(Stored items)
━━━━━━━━━━
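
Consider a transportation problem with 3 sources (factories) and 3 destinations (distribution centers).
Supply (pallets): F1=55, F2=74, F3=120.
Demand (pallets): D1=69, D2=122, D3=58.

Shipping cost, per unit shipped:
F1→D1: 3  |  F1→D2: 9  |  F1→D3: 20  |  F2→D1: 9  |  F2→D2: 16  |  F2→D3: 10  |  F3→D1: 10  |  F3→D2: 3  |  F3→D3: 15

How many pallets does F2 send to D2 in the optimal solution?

0

Solving gives:
  F1→D1: 53 × 3 = 159
  F1→D2: 2 × 9 = 18
  F2→D1: 16 × 9 = 144
  F2→D3: 58 × 10 = 580
  F3→D2: 120 × 3 = 360
Total cost = 1261.
The route F2→D2 is not used.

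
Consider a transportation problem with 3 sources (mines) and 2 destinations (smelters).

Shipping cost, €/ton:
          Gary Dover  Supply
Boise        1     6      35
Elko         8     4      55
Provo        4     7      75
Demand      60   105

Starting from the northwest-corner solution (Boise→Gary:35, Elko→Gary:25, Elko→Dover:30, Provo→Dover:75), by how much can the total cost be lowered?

Current plan cost = 35·1 + 25·8 + 30·4 + 75·7 = €880.
Optimal plan:
  Boise→Gary: 35 × €1 = €35
  Elko→Dover: 55 × €4 = €220
  Provo→Gary: 25 × €4 = €100
  Provo→Dover: 50 × €7 = €350
Optimal cost = €705.
Saving = 880 − 705 = €175.

175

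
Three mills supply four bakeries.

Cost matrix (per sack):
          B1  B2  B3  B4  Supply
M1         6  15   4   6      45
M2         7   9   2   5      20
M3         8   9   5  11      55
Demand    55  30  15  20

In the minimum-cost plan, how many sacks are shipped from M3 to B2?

30

The minimum-cost plan:
  M1–B1: 30 sacks
  M1–B4: 15 sacks
  M2–B3: 15 sacks
  M2–B4: 5 sacks
  M3–B1: 25 sacks
  M3–B2: 30 sacks
Total cost = 795.
So M3→B2 carries 30 sacks.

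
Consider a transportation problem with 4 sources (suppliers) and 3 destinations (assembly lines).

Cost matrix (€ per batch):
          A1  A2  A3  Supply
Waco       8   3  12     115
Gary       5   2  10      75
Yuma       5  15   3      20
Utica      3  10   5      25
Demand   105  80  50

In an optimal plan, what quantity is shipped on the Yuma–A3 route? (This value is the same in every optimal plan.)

Optimal shipments:
  Waco–A1: 30 × €8 = €240
  Waco–A2: 80 × €3 = €240
  Waco–A3: 5 × €12 = €60
  Gary–A1: 75 × €5 = €375
  Yuma–A3: 20 × €3 = €60
  Utica–A3: 25 × €5 = €125
Total cost = €1100.
So Yuma→A3 carries 20 batches.

20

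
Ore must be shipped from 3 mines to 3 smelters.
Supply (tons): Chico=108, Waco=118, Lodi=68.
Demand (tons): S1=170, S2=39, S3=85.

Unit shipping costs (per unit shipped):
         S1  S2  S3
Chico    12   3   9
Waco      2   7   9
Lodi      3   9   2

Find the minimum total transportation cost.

1162

Optimal allocation:
  Chico to S2: 39 × 3 = 117
  Chico to S3: 69 × 9 = 621
  Waco to S1: 118 × 2 = 236
  Lodi to S1: 52 × 3 = 156
  Lodi to S3: 16 × 2 = 32
Total = 117 + 621 + 236 + 156 + 32 = 1162.
(Supply check: Chico ships 108; Waco ships 118; Lodi ships 68.)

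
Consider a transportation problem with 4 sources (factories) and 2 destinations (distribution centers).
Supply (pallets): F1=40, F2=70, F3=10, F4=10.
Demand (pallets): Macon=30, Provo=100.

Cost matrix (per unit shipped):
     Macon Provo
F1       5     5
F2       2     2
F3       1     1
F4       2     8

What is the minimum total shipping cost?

A cheapest plan:
  F1 to Macon: 20 × 5 = 100
  F1 to Provo: 20 × 5 = 100
  F2 to Provo: 70 × 2 = 140
  F3 to Provo: 10 × 1 = 10
  F4 to Macon: 10 × 2 = 20
Total = 100 + 100 + 140 + 10 + 20 = 370.

370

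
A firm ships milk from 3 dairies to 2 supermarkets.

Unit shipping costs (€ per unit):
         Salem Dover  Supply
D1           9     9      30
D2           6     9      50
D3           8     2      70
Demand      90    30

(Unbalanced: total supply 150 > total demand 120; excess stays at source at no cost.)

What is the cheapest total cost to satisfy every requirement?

680

Optimal allocation:
  D2 to Salem: 50 crates
  D3 to Salem: 40 crates
  D3 to Dover: 30 crates
Total cost = €680.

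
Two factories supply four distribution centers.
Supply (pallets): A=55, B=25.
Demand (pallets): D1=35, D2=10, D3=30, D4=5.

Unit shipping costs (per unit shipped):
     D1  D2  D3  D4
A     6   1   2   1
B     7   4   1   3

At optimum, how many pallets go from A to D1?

Optimal shipments:
  A–D1: 35 × 6 = 210
  A–D2: 10 × 1 = 10
  A–D3: 5 × 2 = 10
  A–D4: 5 × 1 = 5
  B–D3: 25 × 1 = 25
Total cost = 260.
So A→D1 carries 35 pallets.

35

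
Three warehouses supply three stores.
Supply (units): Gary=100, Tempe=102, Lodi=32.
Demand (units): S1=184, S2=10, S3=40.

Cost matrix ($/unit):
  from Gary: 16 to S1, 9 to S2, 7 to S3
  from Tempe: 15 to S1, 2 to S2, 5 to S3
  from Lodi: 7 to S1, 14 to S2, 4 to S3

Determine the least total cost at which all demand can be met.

Optimal allocation:
  Gary→S1: 100 × $16 = $1600
  Tempe→S1: 52 × $15 = $780
  Tempe→S2: 10 × $2 = $20
  Tempe→S3: 40 × $5 = $200
  Lodi→S1: 32 × $7 = $224
Total = 1600 + 780 + 20 + 200 + 224 = $2824.
(Supply check: Gary ships 100; Tempe ships 102; Lodi ships 32.)

2824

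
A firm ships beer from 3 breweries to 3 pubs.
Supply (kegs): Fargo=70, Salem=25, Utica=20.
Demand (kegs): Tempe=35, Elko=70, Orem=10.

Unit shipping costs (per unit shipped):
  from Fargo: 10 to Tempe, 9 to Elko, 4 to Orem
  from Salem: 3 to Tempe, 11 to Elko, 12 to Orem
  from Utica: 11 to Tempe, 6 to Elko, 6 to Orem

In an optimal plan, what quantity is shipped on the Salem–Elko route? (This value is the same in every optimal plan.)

0

Optimal shipments:
  Fargo->Tempe: 10 × 10 = 100
  Fargo->Elko: 50 × 9 = 450
  Fargo->Orem: 10 × 4 = 40
  Salem->Tempe: 25 × 3 = 75
  Utica->Elko: 20 × 6 = 120
Total cost = 785.
The route Salem→Elko is not used.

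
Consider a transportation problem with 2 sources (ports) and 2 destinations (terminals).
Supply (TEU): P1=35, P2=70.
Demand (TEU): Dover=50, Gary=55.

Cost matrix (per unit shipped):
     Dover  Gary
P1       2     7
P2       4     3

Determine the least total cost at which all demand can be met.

One minimum-cost allocation:
  P1->Dover: 35 × 2 = 70
  P2->Dover: 15 × 4 = 60
  P2->Gary: 55 × 3 = 165
Total = 70 + 60 + 165 = 295.

295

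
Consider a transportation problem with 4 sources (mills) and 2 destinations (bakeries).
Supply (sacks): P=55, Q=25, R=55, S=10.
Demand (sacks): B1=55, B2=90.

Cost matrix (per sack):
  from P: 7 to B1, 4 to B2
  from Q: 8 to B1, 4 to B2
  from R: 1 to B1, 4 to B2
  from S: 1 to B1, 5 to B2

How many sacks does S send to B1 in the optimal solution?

10

The minimum-cost plan:
  P→B2: 55 sacks
  Q→B2: 25 sacks
  R→B1: 45 sacks
  R→B2: 10 sacks
  S→B1: 10 sacks
Total cost = 415.
So S→B1 carries 10 sacks.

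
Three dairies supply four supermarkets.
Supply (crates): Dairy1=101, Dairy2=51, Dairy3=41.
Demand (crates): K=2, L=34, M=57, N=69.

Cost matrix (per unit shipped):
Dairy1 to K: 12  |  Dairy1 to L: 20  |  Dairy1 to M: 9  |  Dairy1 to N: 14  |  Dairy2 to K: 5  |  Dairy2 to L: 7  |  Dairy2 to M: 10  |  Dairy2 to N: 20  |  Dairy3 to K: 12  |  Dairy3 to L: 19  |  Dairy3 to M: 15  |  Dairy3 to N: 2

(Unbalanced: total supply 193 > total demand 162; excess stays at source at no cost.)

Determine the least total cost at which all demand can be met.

1235

A cheapest plan:
  Dairy1->M: 57 × 9 = 513
  Dairy1->N: 28 × 14 = 392
  Dairy2->K: 2 × 5 = 10
  Dairy2->L: 34 × 7 = 238
  Dairy3->N: 41 × 2 = 82
Total = 513 + 392 + 10 + 238 + 82 = 1235.
(Supply check: Dairy1 ships 85; Dairy2 ships 36; Dairy3 ships 41.)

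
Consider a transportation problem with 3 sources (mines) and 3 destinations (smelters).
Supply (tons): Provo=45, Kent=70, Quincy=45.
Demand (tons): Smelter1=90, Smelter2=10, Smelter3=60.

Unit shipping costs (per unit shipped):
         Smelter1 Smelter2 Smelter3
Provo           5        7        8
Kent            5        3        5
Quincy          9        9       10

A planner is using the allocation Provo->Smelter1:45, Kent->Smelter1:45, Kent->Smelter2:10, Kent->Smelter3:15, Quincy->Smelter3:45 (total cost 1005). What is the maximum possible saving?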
━━━━━━━━━━
_WHAT YOU ARE ASKED TO DO_
Every line above that carries the string "units" should be copied.

_SOLUTION TO THIS TASK_
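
Supply (units): Gary=100, Tempe=102, Lodi=32.
Demand (units): S1=184, S2=10, S3=40.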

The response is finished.